*What you will do*: Quote exactly and only this range of lines in the data below: the line that holds "gcd(w^2 - 4, w^2" to the line that holds "Iteratively Factor: j^3", both included.

*Input records*:
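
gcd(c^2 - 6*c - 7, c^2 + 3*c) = 1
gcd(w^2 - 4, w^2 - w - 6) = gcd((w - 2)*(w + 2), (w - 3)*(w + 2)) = w + 2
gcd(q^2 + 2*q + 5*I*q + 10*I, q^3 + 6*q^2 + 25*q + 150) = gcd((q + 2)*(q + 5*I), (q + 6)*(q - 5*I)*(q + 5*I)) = q + 5*I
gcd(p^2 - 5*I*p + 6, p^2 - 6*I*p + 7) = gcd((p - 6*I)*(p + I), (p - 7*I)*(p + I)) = p + I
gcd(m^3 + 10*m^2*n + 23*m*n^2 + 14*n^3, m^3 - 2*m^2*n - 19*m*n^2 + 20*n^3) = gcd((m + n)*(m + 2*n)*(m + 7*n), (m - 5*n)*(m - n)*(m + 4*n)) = 1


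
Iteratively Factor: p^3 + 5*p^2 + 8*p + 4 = (p + 2)*(p^2 + 3*p + 2) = (p + 1)*(p + 2)*(p + 2)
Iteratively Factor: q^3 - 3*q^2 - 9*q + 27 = (q + 3)*(q^2 - 6*q + 9) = (q - 3)*(q + 3)*(q - 3)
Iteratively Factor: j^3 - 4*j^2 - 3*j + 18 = (j + 2)*(j^2 - 6*j + 9) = (j - 3)*(j + 2)*(j - 3)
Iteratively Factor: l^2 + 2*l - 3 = (l + 3)*(l - 1)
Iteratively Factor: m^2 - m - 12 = (m - 4)*(m + 3)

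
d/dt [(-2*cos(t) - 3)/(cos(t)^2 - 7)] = 2*(sin(t)^2 - 3*cos(t) - 8)*sin(t)/(cos(t)^2 - 7)^2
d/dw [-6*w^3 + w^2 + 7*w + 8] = -18*w^2 + 2*w + 7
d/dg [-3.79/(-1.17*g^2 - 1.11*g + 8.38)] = (-8.8686*g - 4.2069)/(1.17*g^2 + 1.11*g - 8.38)^2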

*Answer area*:
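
gcd(w^2 - 4, w^2 - w - 6) = gcd((w - 2)*(w + 2), (w - 3)*(w + 2)) = w + 2
gcd(q^2 + 2*q + 5*I*q + 10*I, q^3 + 6*q^2 + 25*q + 150) = gcd((q + 2)*(q + 5*I), (q + 6)*(q - 5*I)*(q + 5*I)) = q + 5*I
gcd(p^2 - 5*I*p + 6, p^2 - 6*I*p + 7) = gcd((p - 6*I)*(p + I), (p - 7*I)*(p + I)) = p + I
gcd(m^3 + 10*m^2*n + 23*m*n^2 + 14*n^3, m^3 - 2*m^2*n - 19*m*n^2 + 20*n^3) = gcd((m + n)*(m + 2*n)*(m + 7*n), (m - 5*n)*(m - n)*(m + 4*n)) = 1


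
Iteratively Factor: p^3 + 5*p^2 + 8*p + 4 = (p + 2)*(p^2 + 3*p + 2) = (p + 1)*(p + 2)*(p + 2)
Iteratively Factor: q^3 - 3*q^2 - 9*q + 27 = (q + 3)*(q^2 - 6*q + 9) = (q - 3)*(q + 3)*(q - 3)
Iteratively Factor: j^3 - 4*j^2 - 3*j + 18 = (j + 2)*(j^2 - 6*j + 9) = (j - 3)*(j + 2)*(j - 3)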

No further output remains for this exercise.